--- Supplied data ---
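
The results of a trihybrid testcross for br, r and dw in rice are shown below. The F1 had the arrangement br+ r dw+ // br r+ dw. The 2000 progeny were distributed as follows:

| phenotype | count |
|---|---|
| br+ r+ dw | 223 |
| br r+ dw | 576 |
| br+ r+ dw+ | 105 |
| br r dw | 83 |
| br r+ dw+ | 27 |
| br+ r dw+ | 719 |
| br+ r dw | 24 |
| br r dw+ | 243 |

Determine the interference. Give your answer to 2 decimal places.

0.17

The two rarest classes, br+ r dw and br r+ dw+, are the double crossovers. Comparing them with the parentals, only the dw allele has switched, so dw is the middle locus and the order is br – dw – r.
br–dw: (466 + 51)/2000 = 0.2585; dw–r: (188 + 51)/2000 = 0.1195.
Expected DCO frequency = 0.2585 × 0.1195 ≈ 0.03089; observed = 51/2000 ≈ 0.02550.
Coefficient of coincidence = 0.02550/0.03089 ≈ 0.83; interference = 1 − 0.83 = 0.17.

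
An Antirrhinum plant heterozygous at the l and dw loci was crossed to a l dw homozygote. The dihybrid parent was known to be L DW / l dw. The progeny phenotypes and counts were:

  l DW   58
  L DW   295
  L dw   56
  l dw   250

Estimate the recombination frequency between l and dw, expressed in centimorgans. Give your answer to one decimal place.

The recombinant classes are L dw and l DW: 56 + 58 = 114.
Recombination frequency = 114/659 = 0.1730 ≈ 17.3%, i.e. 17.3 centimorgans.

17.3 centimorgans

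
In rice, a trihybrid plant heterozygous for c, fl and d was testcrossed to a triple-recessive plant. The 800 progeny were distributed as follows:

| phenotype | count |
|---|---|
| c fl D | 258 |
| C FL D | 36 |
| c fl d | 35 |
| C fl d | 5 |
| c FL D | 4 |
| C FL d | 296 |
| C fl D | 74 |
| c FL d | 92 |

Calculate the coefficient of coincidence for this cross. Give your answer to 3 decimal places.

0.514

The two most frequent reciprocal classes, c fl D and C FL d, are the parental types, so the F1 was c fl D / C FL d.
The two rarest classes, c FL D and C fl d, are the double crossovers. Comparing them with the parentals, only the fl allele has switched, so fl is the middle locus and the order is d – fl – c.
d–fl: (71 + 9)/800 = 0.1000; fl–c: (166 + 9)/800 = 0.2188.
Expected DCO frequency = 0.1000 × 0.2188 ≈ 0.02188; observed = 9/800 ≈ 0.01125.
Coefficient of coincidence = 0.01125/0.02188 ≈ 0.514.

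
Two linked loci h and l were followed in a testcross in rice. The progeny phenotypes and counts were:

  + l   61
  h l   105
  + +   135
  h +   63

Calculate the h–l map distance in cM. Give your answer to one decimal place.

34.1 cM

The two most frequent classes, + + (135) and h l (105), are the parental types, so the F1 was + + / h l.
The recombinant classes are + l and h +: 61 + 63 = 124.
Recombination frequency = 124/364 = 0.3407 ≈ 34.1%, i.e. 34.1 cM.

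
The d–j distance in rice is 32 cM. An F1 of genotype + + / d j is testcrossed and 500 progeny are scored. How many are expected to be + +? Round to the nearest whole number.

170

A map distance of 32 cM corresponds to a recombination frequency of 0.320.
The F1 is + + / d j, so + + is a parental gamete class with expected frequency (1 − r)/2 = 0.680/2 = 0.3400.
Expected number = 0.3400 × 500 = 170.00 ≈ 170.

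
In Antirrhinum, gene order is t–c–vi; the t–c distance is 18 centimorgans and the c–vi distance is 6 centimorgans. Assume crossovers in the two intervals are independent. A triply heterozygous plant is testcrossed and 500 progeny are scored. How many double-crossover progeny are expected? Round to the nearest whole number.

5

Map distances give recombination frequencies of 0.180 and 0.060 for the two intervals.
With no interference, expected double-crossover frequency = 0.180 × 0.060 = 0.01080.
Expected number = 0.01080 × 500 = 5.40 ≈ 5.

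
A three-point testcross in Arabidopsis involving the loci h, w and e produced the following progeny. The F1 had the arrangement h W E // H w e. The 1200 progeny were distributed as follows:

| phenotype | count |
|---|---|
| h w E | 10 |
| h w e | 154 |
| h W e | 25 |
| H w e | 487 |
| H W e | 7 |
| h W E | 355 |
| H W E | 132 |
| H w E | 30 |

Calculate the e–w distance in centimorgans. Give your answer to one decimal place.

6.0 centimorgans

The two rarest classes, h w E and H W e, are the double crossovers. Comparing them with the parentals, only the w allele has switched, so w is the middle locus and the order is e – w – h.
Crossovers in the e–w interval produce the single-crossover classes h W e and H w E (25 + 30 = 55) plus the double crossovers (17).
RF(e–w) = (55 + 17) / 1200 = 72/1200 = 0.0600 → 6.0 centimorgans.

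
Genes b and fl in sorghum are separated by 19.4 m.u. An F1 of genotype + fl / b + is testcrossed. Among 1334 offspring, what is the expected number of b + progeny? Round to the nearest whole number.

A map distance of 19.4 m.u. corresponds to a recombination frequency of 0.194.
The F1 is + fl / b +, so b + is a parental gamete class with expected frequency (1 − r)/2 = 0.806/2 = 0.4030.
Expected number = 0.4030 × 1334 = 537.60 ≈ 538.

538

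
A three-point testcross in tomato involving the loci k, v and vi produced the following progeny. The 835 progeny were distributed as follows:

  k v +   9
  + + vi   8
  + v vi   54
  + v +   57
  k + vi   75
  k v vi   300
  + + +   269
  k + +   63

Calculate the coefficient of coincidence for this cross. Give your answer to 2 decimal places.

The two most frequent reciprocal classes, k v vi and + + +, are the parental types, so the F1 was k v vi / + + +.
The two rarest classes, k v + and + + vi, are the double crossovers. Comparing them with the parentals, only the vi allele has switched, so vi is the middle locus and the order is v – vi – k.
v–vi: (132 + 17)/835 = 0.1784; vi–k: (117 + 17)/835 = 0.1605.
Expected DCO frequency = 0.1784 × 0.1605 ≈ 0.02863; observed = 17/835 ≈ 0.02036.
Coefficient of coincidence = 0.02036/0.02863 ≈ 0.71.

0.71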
---
--- Supplied data ---
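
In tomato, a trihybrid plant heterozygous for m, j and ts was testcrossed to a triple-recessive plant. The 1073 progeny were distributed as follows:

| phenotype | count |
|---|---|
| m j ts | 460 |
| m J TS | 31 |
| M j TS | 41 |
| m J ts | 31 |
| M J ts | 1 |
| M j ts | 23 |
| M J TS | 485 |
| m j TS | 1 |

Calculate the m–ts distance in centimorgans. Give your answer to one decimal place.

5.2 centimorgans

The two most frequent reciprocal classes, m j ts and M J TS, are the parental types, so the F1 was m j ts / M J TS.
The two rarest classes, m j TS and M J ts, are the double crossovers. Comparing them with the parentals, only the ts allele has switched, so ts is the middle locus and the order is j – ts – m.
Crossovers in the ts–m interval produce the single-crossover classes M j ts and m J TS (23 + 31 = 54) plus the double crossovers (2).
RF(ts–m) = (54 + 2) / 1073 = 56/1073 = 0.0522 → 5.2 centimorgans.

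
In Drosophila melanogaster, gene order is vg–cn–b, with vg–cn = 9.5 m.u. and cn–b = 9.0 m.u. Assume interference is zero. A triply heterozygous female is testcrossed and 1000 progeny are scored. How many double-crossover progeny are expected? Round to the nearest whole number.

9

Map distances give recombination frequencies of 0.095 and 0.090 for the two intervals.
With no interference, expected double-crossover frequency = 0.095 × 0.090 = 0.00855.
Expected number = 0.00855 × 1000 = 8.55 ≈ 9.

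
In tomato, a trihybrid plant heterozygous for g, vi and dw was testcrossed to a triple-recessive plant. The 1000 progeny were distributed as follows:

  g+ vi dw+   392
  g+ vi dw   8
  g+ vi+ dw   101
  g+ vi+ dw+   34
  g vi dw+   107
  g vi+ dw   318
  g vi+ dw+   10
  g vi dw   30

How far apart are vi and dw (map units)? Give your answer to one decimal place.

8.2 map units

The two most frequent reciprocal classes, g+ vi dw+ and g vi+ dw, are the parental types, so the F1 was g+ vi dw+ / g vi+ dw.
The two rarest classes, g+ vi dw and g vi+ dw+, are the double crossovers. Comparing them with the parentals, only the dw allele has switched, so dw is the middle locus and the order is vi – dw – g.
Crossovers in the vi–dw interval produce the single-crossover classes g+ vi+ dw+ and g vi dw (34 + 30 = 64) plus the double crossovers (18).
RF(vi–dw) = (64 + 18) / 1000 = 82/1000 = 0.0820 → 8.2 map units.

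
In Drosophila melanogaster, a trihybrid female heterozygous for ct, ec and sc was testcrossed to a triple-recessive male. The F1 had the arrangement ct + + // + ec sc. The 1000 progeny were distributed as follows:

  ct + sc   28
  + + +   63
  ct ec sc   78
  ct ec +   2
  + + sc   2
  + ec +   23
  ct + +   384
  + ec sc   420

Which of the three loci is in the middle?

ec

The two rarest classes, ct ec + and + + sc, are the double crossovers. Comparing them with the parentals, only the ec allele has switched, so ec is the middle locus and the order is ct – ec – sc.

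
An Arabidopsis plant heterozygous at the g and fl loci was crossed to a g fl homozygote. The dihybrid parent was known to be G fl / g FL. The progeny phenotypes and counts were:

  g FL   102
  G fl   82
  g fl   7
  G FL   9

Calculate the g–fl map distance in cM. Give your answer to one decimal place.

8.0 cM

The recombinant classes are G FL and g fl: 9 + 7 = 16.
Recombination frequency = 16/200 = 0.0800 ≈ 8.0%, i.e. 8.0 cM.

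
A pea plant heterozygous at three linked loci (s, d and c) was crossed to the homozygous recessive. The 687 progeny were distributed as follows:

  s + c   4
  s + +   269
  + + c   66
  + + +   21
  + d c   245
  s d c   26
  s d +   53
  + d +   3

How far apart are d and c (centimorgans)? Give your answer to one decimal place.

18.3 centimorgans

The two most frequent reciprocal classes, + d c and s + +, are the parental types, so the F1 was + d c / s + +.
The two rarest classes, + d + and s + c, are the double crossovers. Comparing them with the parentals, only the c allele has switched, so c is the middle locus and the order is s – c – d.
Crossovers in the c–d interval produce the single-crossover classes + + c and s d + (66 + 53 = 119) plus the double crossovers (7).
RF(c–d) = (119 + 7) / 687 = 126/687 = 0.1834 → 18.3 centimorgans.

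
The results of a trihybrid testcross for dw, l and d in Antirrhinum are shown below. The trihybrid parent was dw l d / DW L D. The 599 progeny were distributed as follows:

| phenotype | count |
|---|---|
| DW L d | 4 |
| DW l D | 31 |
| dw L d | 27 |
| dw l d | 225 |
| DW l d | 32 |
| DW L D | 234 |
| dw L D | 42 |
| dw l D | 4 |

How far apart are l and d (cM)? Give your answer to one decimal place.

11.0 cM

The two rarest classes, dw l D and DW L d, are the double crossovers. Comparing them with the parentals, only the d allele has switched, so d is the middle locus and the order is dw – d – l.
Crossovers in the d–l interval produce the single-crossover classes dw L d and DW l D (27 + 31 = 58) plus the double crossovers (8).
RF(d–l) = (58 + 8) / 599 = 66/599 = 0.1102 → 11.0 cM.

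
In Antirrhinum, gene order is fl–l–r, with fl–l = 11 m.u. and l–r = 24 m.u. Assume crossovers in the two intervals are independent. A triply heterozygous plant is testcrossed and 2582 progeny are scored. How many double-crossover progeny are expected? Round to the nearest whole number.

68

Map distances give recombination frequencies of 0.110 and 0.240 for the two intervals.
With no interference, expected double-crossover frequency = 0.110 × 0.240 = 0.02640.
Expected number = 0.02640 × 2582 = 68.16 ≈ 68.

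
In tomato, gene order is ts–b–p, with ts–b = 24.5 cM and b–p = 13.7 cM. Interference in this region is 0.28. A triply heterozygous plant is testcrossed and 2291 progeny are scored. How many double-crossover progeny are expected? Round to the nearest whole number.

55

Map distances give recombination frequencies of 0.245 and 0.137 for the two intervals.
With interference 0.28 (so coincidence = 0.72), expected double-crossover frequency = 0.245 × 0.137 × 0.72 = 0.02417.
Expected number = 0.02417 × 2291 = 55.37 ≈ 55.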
---
--- Supplied data ---
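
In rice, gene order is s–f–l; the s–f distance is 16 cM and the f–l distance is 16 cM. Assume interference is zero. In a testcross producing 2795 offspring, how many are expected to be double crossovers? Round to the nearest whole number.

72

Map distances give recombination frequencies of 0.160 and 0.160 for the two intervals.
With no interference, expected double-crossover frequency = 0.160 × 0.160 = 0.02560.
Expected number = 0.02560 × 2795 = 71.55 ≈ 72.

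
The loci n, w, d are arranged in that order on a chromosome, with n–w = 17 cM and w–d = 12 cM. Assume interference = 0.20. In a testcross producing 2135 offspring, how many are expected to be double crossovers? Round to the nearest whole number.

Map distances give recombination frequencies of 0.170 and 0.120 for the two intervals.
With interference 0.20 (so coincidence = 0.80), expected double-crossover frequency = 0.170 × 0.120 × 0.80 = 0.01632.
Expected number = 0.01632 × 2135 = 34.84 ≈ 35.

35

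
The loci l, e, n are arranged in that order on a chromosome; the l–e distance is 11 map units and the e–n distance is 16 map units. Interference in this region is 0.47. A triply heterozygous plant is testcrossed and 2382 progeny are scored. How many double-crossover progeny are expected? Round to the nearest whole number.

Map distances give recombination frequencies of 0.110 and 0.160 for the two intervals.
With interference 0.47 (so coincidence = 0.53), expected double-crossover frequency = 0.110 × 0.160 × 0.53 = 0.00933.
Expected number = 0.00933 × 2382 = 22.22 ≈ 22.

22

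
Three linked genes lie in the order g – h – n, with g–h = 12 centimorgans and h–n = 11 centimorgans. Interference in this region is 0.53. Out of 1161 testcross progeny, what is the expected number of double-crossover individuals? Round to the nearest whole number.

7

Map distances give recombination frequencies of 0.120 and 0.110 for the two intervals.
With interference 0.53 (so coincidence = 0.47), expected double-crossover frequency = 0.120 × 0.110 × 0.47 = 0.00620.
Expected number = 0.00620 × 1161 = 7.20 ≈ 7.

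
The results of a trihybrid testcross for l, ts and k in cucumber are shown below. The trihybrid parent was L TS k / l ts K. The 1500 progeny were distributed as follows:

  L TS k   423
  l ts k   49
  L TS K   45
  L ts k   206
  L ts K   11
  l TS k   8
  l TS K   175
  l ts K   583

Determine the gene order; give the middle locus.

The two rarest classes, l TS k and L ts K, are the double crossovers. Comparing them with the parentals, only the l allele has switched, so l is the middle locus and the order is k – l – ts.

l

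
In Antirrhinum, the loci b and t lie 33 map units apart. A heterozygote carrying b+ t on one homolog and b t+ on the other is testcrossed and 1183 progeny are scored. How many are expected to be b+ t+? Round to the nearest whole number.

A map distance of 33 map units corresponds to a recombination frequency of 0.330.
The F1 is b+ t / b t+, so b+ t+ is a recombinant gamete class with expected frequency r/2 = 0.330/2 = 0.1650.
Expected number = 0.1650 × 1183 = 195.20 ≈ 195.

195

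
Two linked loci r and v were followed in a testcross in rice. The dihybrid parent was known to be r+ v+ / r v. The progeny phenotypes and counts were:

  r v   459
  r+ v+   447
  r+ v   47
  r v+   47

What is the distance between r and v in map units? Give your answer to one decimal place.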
---
Brief: The answer must consist of every line above that contains the word "involving".

Problem solution:
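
A three-point testcross in Arabidopsis involving the loci h, w and e produced the following progeny. The F1 had the arrangement h W E // H w e. The 1200 progeny were distributed as follows:
A three-point testcross in tomato involving the loci k, v and vi produced the following progeny. The 835 progeny were distributed as follows: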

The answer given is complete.